Collection entries:
--*--
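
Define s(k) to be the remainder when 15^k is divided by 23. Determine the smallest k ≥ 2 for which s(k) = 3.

10

s(1) = 15, s(2) = 18, s(3) = 17, s(4) = 2, s(5) = 7, s(6) = 13, s(7) = 11, s(8) = 4, s(9) = 14, s(10) = 3, s(11) = 22, s(12) = 8, s(13) = 5, s(14) = 6, s(15) = 21, s(16) = 16, s(17) = 10, s(18) = 12, s(19) = 19, s(20) = 9, s(21) = 20, s(22) = 1, s(23) = 15.
Since s(23) = s(1) = 15, the sequence is periodic with period 22.
The value 3 first appears (with k ≥ 2) at s(10).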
--*--
### TASK BRIEF
The records above should be restated word for word, please.

### OUTPUT FOR THIS TASK
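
Define s(k) to be the remainder when 15^k is divided by 23. Determine the smallest k ≥ 2 for which s(k) = 3.

10

s(1) = 15, s(2) = 18, s(3) = 17, s(4) = 2, s(5) = 7, s(6) = 13, s(7) = 11, s(8) = 4, s(9) = 14, s(10) = 3, s(11) = 22, s(12) = 8, s(13) = 5, s(14) = 6, s(15) = 21, s(16) = 16, s(17) = 10, s(18) = 12, s(19) = 19, s(20) = 9, s(21) = 20, s(22) = 1, s(23) = 15.
Since s(23) = s(1) = 15, the sequence is periodic with period 22.
The value 3 first appears (with k ≥ 2) at s(10).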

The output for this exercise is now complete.